## Task to complete
Quote exactly and only this range of lines in the data below: the line that holds "week 8: 12.0 °C" to the line that holds "week 16: 9.5 °C", both included.

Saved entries
○ ○ ○ ○

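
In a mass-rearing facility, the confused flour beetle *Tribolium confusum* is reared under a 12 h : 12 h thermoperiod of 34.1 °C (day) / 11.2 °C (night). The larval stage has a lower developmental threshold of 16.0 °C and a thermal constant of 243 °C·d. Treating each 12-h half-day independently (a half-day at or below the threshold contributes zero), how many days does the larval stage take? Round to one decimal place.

26.9 days

Day half: max(0, 34.1 − 16.0) × 0.5 = 18.1 × 0.5 = 9.05 DD.
Night half: max(0, 11.2 − 16.0) × 0.5 = 0.0 × 0.5 = 0.00 DD.
Per 24 h: 9.05 DD/day.
Duration = 243 / 9.05 = 26.851 ≈ 26.9 days.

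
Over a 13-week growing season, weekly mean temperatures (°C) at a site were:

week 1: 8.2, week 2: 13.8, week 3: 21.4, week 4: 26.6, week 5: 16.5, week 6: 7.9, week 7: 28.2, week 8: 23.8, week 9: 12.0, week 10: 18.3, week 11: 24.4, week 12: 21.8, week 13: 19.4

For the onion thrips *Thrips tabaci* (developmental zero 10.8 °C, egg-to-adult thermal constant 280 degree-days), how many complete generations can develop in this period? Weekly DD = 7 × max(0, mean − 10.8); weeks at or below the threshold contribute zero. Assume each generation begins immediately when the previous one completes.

Weekly DD (7 × max(0, T̄ − 10.8)): 0.0, 21.0, 74.2, 110.6, 39.9, 0.0, 121.8, 91.0, 8.4, 52.5, 95.2, 77.0, 60.2.
Season total = 751.8 DD.
Complete generations = ⌊751.8 / 280⌋ = 2.

2 generations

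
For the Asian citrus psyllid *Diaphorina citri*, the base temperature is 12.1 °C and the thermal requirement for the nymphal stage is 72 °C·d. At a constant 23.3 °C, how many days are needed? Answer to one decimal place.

6.4 days

Daily accumulation = 23.3 − 12.1 = 11.2 DD/day.
Duration = 72 / 11.2 = 6.429 ≈ 6.4 days.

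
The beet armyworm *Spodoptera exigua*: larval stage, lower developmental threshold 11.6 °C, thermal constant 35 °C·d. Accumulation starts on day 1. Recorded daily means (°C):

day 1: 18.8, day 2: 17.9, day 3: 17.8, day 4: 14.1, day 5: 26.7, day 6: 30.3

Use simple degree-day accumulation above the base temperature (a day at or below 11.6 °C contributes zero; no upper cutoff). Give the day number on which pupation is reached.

Daily DD above 11.6 °C: 7.2, 6.3, 6.2, 2.5, 15.1, 18.7.
Cumulative: 7.2, 13.5, 19.7, 22.2, 37.3, 56.0.
The total first reaches 35 DD on day 5.

day 5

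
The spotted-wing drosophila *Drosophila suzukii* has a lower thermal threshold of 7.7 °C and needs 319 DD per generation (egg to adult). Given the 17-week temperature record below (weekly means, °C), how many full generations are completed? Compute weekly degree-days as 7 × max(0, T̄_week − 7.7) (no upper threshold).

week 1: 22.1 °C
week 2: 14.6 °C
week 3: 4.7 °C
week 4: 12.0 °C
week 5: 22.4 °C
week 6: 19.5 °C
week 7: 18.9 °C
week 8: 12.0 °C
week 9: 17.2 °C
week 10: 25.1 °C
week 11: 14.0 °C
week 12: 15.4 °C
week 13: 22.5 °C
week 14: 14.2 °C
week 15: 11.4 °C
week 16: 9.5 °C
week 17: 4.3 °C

Weekly DD (7 × max(0, T̄ − 7.7)): 100.8, 48.3, 0.0, 30.1, 102.9, 82.6, 78.4, 30.1, 66.5, 121.8, 44.1, 53.9, 103.6, 45.5, 25.9, 12.6, 0.0.
Season total = 947.1 DD.
Complete generations = ⌊947.1 / 319⌋ = 2.

2 generations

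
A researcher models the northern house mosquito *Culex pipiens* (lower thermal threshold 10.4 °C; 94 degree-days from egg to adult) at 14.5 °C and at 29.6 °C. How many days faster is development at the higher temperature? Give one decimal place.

18.0 days

At 14.5 °C: 94 / (14.5 − 10.4) = 94 / 4.1 = 22.927 d.
At 29.6 °C: 94 / (29.6 − 10.4) = 94 / 19.2 = 4.896 d.
Difference = |22.927 − 4.896| = 18.031 ≈ 18.0 days.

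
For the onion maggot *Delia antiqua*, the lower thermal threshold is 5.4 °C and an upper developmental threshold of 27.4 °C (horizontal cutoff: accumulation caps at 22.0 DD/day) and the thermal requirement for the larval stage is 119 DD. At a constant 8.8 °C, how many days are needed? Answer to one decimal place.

35.0 days

Daily accumulation = 8.8 − 5.4 = 3.4 DD/day.
Duration = 119 / 3.4 = 35.000 ≈ 35.0 days.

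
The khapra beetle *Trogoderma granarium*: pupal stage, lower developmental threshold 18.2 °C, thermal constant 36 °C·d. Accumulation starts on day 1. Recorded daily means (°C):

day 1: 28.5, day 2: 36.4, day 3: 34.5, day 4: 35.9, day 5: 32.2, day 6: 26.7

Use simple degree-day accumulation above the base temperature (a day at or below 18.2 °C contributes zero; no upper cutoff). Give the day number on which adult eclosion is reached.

day 3

Daily DD above 18.2 °C: 10.3, 18.2, 16.3, 17.7, 14.0, 8.5.
Cumulative: 10.3, 28.5, 44.8, 62.5, 76.5, 85.0.
The total first reaches 36 DD on day 3.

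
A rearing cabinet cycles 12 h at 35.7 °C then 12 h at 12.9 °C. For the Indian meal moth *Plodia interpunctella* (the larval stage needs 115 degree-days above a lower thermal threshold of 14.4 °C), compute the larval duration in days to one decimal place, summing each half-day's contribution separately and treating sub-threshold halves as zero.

Day half: max(0, 35.7 − 14.4) × 0.5 = 21.3 × 0.5 = 10.65 DD.
Night half: max(0, 12.9 − 14.4) × 0.5 = 0.0 × 0.5 = 0.00 DD.
Per 24 h: 10.65 DD/day.
Duration = 115 / 10.65 = 10.798 ≈ 10.8 days.

10.8 days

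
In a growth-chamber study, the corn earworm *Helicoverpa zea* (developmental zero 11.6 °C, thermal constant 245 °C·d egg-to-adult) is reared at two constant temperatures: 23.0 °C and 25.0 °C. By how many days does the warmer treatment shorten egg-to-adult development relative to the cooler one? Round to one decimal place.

At 23.0 °C: 245 / (23.0 − 11.6) = 245 / 11.4 = 21.491 d.
At 25.0 °C: 245 / (25.0 − 11.6) = 245 / 13.4 = 18.284 d.
Difference = |21.491 − 18.284| = 3.208 ≈ 3.2 days.

3.2 days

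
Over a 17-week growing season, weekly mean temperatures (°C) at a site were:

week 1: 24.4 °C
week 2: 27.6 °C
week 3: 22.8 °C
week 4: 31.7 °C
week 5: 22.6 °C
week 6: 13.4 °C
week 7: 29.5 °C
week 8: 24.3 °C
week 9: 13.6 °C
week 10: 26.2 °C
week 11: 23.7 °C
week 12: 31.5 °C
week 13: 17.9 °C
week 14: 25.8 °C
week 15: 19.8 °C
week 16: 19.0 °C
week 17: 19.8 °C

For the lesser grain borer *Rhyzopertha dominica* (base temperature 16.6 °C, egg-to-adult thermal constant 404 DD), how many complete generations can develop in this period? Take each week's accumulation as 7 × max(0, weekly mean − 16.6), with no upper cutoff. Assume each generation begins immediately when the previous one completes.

2 generations

Weekly DD (7 × max(0, T̄ − 16.6)): 54.6, 77.0, 43.4, 105.7, 42.0, 0.0, 90.3, 53.9, 0.0, 67.2, 49.7, 104.3, 9.1, 64.4, 22.4, 16.8, 22.4.
Season total = 823.2 DD.
Complete generations = ⌊823.2 / 404⌋ = 2.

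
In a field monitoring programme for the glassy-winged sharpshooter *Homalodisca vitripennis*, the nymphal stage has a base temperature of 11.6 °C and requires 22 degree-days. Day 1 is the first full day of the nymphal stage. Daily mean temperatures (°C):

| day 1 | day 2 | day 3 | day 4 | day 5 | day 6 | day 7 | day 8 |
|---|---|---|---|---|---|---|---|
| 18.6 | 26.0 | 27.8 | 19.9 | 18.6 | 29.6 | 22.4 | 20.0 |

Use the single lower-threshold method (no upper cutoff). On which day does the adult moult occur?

day 3

Daily DD above 11.6 °C: 7.0, 14.4, 16.2, 8.3, 7.0, 18.0, 10.8, 8.4.
Cumulative: 7.0, 21.4, 37.6, 45.9, 52.9, 70.9, 81.7, 90.1.
The total first reaches 22 DD on day 3.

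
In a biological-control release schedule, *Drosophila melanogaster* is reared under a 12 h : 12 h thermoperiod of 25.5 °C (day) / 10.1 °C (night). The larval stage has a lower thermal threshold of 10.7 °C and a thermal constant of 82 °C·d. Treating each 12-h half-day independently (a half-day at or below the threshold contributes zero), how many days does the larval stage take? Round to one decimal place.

Day half: max(0, 25.5 − 10.7) × 0.5 = 14.8 × 0.5 = 7.40 DD.
Night half: max(0, 10.1 − 10.7) × 0.5 = 0.0 × 0.5 = 0.00 DD.
Per 24 h: 7.40 DD/day.
Duration = 82 / 7.40 = 11.081 ≈ 11.1 days.

11.1 days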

○ ○ ○ ○

## Response to this exercise
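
week 8: 12.0 °C
week 9: 17.2 °C
week 10: 25.1 °C
week 11: 14.0 °C
week 12: 15.4 °C
week 13: 22.5 °C
week 14: 14.2 °C
week 15: 11.4 °C
week 16: 9.5 °C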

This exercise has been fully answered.